What you are asked to do> Please reproduce the full listing exactly, with nothing added.

Available data>
+--

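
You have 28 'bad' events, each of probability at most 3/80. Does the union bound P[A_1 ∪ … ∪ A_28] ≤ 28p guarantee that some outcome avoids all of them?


Union bound: P[∪_{i=1}^{28} A_i] ≤ Σ_i P[A_i] ≤ 28·p = 28·(3/80) = 21/20.
Numerically: 21/20 ≈ 1.05000.
Is 21/20 < 1? NO.
Since the bound 21/20 is ≥ 1, the union bound is uninformative here; it does NOT by itself certify existence.

28·p = 21/20 ≈ 1.05000; existence NOT certified by the union bound.


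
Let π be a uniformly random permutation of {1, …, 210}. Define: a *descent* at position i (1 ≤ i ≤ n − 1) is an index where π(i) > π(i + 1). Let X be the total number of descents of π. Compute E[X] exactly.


Write X = Σ X_I over i = 1, …, 209, with X_I the indicator of one descent.
There are 209 indicators.
For each fixed i, the pair (π(i), π(i+1)) is a uniformly random ordered pair of distinct values from {1, …, 210}; by symmetry P[π(i) > π(i+1)] = 1/2.
By linearity: E[X] = 209 · (1/2) = (210 − 1) · (1/2) = 209/2 ≈ 104.5000.

E[X] = 209/2 = 104.5000.


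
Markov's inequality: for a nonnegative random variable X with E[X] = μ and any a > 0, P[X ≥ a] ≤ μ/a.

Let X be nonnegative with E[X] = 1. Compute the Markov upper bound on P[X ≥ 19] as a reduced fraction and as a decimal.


μ = E[X] = 1, a = 19.
Markov: P[X ≥ 19] ≤ μ/a = (1)/19 = 1/19.
Numerically: ≈ 0.05263.
(Since a = 19 > μ = 1.00000, the bound 1/19 is < 1 and informative.)

P[X ≥ 19] ≤ 1/19 ≈ 0.05263.


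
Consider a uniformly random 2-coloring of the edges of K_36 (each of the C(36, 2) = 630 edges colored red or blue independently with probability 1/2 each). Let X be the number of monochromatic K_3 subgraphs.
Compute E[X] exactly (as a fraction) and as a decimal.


Let X = Σ_S X_S over the C(36, 3) = 7140 subsets S of size 3, where X_S = 1 if the K_3 on S is monochromatic.
For a fixed S, the K_3 on S has C(3, 2) = 3 edges. P[all 3 edges red] = (1/2)^3, and likewise for blue, so P[monochromatic] = 2·(1/2)^3 = 2^{1 − 3} = 1/4.
By linearity of expectation: E[X] = C(36, 3) · 2^{1 − 3} = 7140 · 1/4 = 1785.
Numerically: E[X] ≈ 1785.000000.

E[X] = C(36,3)·2^(1−C(3,2)) = 1785 ≈ 1785.000000.


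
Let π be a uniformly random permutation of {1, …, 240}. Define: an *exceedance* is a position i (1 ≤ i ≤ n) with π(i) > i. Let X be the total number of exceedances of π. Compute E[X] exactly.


Write X = Σ_{i=1}^{240} X_i, where X_i = 1_{π(i) > i}.
For each fixed i, π(i) is uniform over {1, …, 240} (marginal of a uniform permutation), so P[π(i) > i] = (n − i)/n. Summing: Σ_{i=1}^{240} (n − i)/n = (0 + 1 + … + 239)/240 = 240(240 − 1)/(2·240) = (240 − 1)/2.
Hence E[X] = Σ_{i=1}^{240} (240 − i)/240 = 239/2 ≈ 119.500000.

E[X] = 239/2 = 119.500000.


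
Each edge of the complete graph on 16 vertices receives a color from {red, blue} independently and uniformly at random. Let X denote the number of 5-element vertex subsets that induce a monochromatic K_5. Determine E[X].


Let X = Σ_S X_S over the C(16, 5) = 4368 subsets S of size 5, where X_S = 1 if the K_5 on S is monochromatic.
For a fixed S, the K_5 on S has C(5, 2) = 10 edges. P[all 10 edges red] = (1/2)^10, and likewise for blue, so P[monochromatic] = 2·(1/2)^10 = 2^{1 − 10} = 1/512.
Summing: E[X] = C(16, 5) · 2^{1 − 10} = 4368 · 1/512 = 273/32.
Numerically: E[X] ≈ 8.5312.

E[X] = C(16,5)·2^(1−C(5,2)) = 273/32 ≈ 8.5312.


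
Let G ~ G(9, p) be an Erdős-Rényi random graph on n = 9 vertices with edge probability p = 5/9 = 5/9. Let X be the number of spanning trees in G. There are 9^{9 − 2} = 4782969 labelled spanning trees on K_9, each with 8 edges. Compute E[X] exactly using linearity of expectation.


K_9 has 9^{9 − 2} = 4782969 labelled spanning trees.
For each such spanning tree H, let X_H = 1 if all 8 edges of H are present in G. Then P[X_H = 1] = p^{8} = (5/9)^{8} = 390625/43046721.
Summing the indicators: E[X] = Σ_H E[X_H] = 4782969 · p^{8} = 4782969 · 390625/43046721 = 390625/9.
Numerically: E[X] ≈ 43402.8.

E[X] = 4782969 · (5/9)^{8} = 390625/9 ≈ 43402.8.


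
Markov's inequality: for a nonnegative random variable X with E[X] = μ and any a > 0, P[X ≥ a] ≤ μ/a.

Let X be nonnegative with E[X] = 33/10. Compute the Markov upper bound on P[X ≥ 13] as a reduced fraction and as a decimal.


μ = E[X] = 33/10, a = 13.
Markov: P[X ≥ 13] ≤ μ/a = (33/10)/13 = 33/130.
Numerically: ≈ 0.25385.
(Since a = 13 > μ = 3.30000, the bound 33/130 is < 1 and informative.)

P[X ≥ 13] ≤ 33/130 ≈ 0.25385.


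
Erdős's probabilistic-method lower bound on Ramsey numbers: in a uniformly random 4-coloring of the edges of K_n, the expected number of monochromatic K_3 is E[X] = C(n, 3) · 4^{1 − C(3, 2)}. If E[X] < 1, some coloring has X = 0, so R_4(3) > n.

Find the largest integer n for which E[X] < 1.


We need C(n, 3) · 4^{1 − 3} < 1, i.e. C(n, 3) < 4^{3 − 1} = 16.
Check values of n near the boundary:
  n = 3: C(3, 3) = 1; 1 < 16? YES
  n = 4: C(4, 3) = 4; 4 < 16? YES
  n = 5: C(5, 3) = 10; 10 < 16? YES
  n = 6: C(6, 3) = 20; 20 < 16? NO
  n = 7: C(7, 3) = 35; 35 < 16? NO
The largest n with C(n, 3) < 16 is n = 5 (where E[X] = 5/8 ≈ 0.6250). Hence R_4(3) > 5, i.e. R_4(3) ≥ 6.

Largest n = 5; hence R_4(3) > 5.


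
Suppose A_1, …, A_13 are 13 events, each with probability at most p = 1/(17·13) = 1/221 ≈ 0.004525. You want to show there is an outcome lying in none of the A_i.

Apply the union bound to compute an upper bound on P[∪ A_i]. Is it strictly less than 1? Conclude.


Union bound: P[∪_{i=1}^{13} A_i] ≤ Σ_i P[A_i] ≤ 13·p = 13·(1/221) = 1/17.
Numerically: 1/17 ≈ 0.058824.
Is 1/17 < 1? YES.
Since P[∪ A_i] ≤ 1/17 < 1, the complement has P[∩ A_i^c] ≥ 1 − 1/17 = 16/17 > 0, so some outcome avoids every A_i.

13·p = 1/17 ≈ 0.058824; existence CERTIFIED by the union bound.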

+--

Exercise output>
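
You have 28 'bad' events, each of probability at most 3/80. Does the union bound P[A_1 ∪ … ∪ A_28] ≤ 28p guarantee that some outcome avoids all of them?


Union bound: P[∪_{i=1}^{28} A_i] ≤ Σ_i P[A_i] ≤ 28·p = 28·(3/80) = 21/20.
Numerically: 21/20 ≈ 1.05000.
Is 21/20 < 1? NO.
Since the bound 21/20 is ≥ 1, the union bound is uninformative here; it does NOT by itself certify existence.

28·p = 21/20 ≈ 1.05000; existence NOT certified by the union bound.


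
Let π be a uniformly random permutation of {1, …, 210}. Define: a *descent* at position i (1 ≤ i ≤ n − 1) is an index where π(i) > π(i + 1). Let X be the total number of descents of π. Compute E[X] exactly.


Write X = Σ X_I over i = 1, …, 209, with X_I the indicator of one descent.
There are 209 indicators.
For each fixed i, the pair (π(i), π(i+1)) is a uniformly random ordered pair of distinct values from {1, …, 210}; by symmetry P[π(i) > π(i+1)] = 1/2.
By linearity: E[X] = 209 · (1/2) = (210 − 1) · (1/2) = 209/2 ≈ 104.5000.

E[X] = 209/2 = 104.5000.


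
Markov's inequality: for a nonnegative random variable X with E[X] = μ and any a > 0, P[X ≥ a] ≤ μ/a.

Let X be nonnegative with E[X] = 1. Compute the Markov upper bound on P[X ≥ 19] as a reduced fraction and as a decimal.


μ = E[X] = 1, a = 19.
Markov: P[X ≥ 19] ≤ μ/a = (1)/19 = 1/19.
Numerically: ≈ 0.05263.
(Since a = 19 > μ = 1.00000, the bound 1/19 is < 1 and informative.)

P[X ≥ 19] ≤ 1/19 ≈ 0.05263.


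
Consider a uniformly random 2-coloring of the edges of K_36 (each of the C(36, 2) = 630 edges colored red or blue independently with probability 1/2 each). Let X be the number of monochromatic K_3 subgraphs.
Compute E[X] exactly (as a fraction) and as a decimal.


Let X = Σ_S X_S over the C(36, 3) = 7140 subsets S of size 3, where X_S = 1 if the K_3 on S is monochromatic.
For a fixed S, the K_3 on S has C(3, 2) = 3 edges. P[all 3 edges red] = (1/2)^3, and likewise for blue, so P[monochromatic] = 2·(1/2)^3 = 2^{1 − 3} = 1/4.
By linearity of expectation: E[X] = C(36, 3) · 2^{1 − 3} = 7140 · 1/4 = 1785.
Numerically: E[X] ≈ 1785.000000.

E[X] = C(36,3)·2^(1−C(3,2)) = 1785 ≈ 1785.000000.


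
Let π be a uniformly random permutation of {1, …, 240}. Define: an *exceedance* is a position i (1 ≤ i ≤ n) with π(i) > i. Let X be the total number of exceedances of π. Compute E[X] exactly.


Write X = Σ_{i=1}^{240} X_i, where X_i = 1_{π(i) > i}.
For each fixed i, π(i) is uniform over {1, …, 240} (marginal of a uniform permutation), so P[π(i) > i] = (n − i)/n. Summing: Σ_{i=1}^{240} (n − i)/n = (0 + 1 + … + 239)/240 = 240(240 − 1)/(2·240) = (240 − 1)/2.
Hence E[X] = Σ_{i=1}^{240} (240 − i)/240 = 239/2 ≈ 119.500000.

E[X] = 239/2 = 119.500000.


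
Each edge of the complete graph on 16 vertices receives a color from {red, blue} independently and uniformly at random. Let X denote the number of 5-element vertex subsets that induce a monochromatic K_5. Determine E[X].


Let X = Σ_S X_S over the C(16, 5) = 4368 subsets S of size 5, where X_S = 1 if the K_5 on S is monochromatic.
For a fixed S, the K_5 on S has C(5, 2) = 10 edges. P[all 10 edges red] = (1/2)^10, and likewise for blue, so P[monochromatic] = 2·(1/2)^10 = 2^{1 − 10} = 1/512.
Summing: E[X] = C(16, 5) · 2^{1 − 10} = 4368 · 1/512 = 273/32.
Numerically: E[X] ≈ 8.5312.

E[X] = C(16,5)·2^(1−C(5,2)) = 273/32 ≈ 8.5312.


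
Let G ~ G(9, p) be an Erdős-Rényi random graph on n = 9 vertices with edge probability p = 5/9 = 5/9. Let X be the number of spanning trees in G. There are 9^{9 − 2} = 4782969 labelled spanning trees on K_9, each with 8 edges. Compute E[X] exactly using linearity of expectation.


K_9 has 9^{9 − 2} = 4782969 labelled spanning trees.
For each such spanning tree H, let X_H = 1 if all 8 edges of H are present in G. Then P[X_H = 1] = p^{8} = (5/9)^{8} = 390625/43046721.
Summing the indicators: E[X] = Σ_H E[X_H] = 4782969 · p^{8} = 4782969 · 390625/43046721 = 390625/9.
Numerically: E[X] ≈ 43402.8.

E[X] = 4782969 · (5/9)^{8} = 390625/9 ≈ 43402.8.


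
Markov's inequality: for a nonnegative random variable X with E[X] = μ and any a > 0, P[X ≥ a] ≤ μ/a.

Let X be nonnegative with E[X] = 33/10. Compute the Markov upper bound on P[X ≥ 13] as a reduced fraction and as a decimal.


μ = E[X] = 33/10, a = 13.
Markov: P[X ≥ 13] ≤ μ/a = (33/10)/13 = 33/130.
Numerically: ≈ 0.25385.
(Since a = 13 > μ = 3.30000, the bound 33/130 is < 1 and informative.)

P[X ≥ 13] ≤ 33/130 ≈ 0.25385.


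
Erdős's probabilistic-method lower bound on Ramsey numbers: in a uniformly random 4-coloring of the edges of K_n, the expected number of monochromatic K_3 is E[X] = C(n, 3) · 4^{1 − C(3, 2)}. If E[X] < 1, some coloring has X = 0, so R_4(3) > n.

Find the largest integer n for which E[X] < 1.


We need C(n, 3) · 4^{1 − 3} < 1, i.e. C(n, 3) < 4^{3 − 1} = 16.
Check values of n near the boundary:
  n = 3: C(3, 3) = 1; 1 < 16? YES
  n = 4: C(4, 3) = 4; 4 < 16? YES
  n = 5: C(5, 3) = 10; 10 < 16? YES
  n = 6: C(6, 3) = 20; 20 < 16? NO
  n = 7: C(7, 3) = 35; 35 < 16? NO
The largest n with C(n, 3) < 16 is n = 5 (where E[X] = 5/8 ≈ 0.6250). Hence R_4(3) > 5, i.e. R_4(3) ≥ 6.

Largest n = 5; hence R_4(3) > 5.


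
Suppose A_1, …, A_13 are 13 events, each with probability at most p = 1/(17·13) = 1/221 ≈ 0.004525. You want to show there is an outcome lying in none of the A_i.

Apply the union bound to compute an upper bound on P[∪ A_i]. Is it strictly less than 1? Conclude.


Union bound: P[∪_{i=1}^{13} A_i] ≤ Σ_i P[A_i] ≤ 13·p = 13·(1/221) = 1/17.
Numerically: 1/17 ≈ 0.058824.
Is 1/17 < 1? YES.
Since P[∪ A_i] ≤ 1/17 < 1, the complement has P[∩ A_i^c] ≥ 1 − 1/17 = 16/17 > 0, so some outcome avoids every A_i.

13·p = 1/17 ≈ 0.058824; existence CERTIFIED by the union bound.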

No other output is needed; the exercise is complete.